■ **EXERCISE**: As soon as the line containing "The target space is P_4, with" appears in the material below, start returning lines exactly, and end with the line containing "Conventions: (A B)".

■ **EXERCISE DATA**:
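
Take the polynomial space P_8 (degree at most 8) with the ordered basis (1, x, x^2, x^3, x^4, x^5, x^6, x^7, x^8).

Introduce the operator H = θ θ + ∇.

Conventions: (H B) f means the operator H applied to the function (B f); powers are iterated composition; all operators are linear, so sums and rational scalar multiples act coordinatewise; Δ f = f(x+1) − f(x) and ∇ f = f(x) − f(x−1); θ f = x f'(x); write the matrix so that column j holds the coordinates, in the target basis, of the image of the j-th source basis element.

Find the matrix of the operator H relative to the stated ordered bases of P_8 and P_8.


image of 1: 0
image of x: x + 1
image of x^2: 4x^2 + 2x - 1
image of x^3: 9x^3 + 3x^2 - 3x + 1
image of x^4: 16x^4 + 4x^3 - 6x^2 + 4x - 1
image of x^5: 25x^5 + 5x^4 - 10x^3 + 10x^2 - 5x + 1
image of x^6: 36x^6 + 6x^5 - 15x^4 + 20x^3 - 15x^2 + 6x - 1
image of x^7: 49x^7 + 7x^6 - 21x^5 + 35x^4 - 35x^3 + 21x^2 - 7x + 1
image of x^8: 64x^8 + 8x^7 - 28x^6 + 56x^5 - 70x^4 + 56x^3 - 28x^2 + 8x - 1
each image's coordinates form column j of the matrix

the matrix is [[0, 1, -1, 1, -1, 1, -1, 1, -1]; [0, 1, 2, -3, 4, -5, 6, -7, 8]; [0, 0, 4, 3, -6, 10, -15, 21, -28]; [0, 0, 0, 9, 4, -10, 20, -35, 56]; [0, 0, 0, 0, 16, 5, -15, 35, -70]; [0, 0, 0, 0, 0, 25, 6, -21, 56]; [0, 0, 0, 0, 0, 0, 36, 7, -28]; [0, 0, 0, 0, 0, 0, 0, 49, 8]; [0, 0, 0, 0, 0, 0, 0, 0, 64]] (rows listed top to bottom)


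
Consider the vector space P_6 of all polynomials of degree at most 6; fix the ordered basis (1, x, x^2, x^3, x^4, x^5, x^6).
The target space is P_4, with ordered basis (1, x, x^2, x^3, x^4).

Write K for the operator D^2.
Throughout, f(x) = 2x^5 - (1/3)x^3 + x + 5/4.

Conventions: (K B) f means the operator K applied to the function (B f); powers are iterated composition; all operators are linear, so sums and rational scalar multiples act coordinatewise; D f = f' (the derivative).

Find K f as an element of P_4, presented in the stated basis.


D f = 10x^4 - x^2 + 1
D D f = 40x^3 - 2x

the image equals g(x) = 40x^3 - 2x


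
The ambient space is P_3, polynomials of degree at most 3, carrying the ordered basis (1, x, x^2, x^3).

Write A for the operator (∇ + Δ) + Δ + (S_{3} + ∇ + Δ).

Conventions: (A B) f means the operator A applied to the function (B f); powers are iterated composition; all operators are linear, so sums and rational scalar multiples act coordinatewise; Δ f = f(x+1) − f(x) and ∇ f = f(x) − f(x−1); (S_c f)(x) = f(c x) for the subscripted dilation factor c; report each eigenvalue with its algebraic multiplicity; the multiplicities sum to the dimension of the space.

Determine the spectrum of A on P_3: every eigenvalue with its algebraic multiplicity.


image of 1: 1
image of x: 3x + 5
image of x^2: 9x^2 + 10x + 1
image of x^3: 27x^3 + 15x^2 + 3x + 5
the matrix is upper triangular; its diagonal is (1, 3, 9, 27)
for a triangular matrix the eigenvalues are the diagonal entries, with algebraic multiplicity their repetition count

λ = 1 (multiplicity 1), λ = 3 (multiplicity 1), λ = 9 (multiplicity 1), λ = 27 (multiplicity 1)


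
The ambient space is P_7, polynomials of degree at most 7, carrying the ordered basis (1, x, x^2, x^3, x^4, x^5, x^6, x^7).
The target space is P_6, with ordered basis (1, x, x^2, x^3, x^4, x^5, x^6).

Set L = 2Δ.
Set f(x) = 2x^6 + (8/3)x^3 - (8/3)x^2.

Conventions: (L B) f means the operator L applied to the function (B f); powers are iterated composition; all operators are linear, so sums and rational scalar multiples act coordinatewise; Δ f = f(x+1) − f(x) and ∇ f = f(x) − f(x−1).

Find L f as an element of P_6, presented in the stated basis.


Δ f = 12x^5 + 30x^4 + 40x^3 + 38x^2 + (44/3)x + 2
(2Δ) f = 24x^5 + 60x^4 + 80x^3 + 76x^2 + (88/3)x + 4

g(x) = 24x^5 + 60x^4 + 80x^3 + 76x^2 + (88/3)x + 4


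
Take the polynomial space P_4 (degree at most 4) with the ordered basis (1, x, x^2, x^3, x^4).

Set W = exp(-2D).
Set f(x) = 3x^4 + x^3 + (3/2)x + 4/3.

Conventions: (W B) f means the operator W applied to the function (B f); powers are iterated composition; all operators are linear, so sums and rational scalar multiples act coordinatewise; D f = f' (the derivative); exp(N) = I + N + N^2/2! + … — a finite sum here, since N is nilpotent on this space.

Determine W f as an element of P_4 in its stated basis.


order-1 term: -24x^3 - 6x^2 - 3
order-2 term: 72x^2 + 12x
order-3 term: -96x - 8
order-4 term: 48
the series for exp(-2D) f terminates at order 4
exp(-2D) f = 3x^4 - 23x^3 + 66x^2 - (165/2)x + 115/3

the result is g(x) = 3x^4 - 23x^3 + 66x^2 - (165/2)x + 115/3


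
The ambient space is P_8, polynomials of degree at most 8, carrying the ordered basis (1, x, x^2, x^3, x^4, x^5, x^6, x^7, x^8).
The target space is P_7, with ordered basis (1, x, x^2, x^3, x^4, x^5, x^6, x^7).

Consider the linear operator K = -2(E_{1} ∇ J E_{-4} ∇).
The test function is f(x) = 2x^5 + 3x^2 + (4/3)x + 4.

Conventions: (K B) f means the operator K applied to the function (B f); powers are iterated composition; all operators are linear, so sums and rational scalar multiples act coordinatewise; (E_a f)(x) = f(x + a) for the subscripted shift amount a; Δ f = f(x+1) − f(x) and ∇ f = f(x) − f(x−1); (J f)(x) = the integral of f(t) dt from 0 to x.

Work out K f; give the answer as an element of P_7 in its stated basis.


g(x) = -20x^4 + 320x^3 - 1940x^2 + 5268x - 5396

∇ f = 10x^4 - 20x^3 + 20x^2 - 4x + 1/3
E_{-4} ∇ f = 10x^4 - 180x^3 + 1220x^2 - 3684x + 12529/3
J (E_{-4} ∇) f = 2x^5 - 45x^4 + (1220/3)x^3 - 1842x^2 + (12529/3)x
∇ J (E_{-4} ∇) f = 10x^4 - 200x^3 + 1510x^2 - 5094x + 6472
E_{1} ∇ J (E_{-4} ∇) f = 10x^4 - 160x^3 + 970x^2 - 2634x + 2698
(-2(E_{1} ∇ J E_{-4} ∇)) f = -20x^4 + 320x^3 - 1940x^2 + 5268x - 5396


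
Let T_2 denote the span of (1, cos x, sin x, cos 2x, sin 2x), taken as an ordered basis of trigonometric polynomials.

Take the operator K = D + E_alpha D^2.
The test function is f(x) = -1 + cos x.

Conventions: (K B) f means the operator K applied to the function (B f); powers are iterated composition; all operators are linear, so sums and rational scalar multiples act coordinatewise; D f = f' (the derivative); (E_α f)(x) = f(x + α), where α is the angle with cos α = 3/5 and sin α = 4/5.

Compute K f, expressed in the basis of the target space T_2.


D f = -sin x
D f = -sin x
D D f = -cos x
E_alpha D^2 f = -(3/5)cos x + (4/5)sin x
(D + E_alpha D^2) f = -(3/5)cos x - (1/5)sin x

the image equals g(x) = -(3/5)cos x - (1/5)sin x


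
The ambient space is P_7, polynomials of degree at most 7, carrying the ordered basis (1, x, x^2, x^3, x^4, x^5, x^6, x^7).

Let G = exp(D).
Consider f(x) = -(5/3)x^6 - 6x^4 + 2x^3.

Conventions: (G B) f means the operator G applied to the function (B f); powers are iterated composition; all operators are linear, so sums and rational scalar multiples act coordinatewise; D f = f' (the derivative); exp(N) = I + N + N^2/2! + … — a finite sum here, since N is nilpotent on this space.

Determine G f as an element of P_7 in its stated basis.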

■ **EXERCISE ANSWER**:
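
The target space is P_4, with ordered basis (1, x, x^2, x^3, x^4).

Write K for the operator D^2.
Throughout, f(x) = 2x^5 - (1/3)x^3 + x + 5/4.

Conventions: (K B) f means the operator K applied to the function (B f); powers are iterated composition; all operators are linear, so sums and rational scalar multiples act coordinatewise; D f = f' (the derivative).

Find K f as an element of P_4, presented in the stated basis.


D f = 10x^4 - x^2 + 1
D D f = 40x^3 - 2x

the image equals g(x) = 40x^3 - 2x


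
The ambient space is P_3, polynomials of degree at most 3, carrying the ordered basis (1, x, x^2, x^3).

Write A for the operator (∇ + Δ) + Δ + (S_{3} + ∇ + Δ).

Conventions: (A B) f means the operator A applied to the function (B f); powers are iterated composition; all operators are linear, so sums and rational scalar multiples act coordinatewise; Δ f = f(x+1) − f(x) and ∇ f = f(x) − f(x−1); (S_c f)(x) = f(c x) for the subscripted dilation factor c; report each eigenvalue with its algebraic multiplicity; the multiplicities sum to the dimension of the space.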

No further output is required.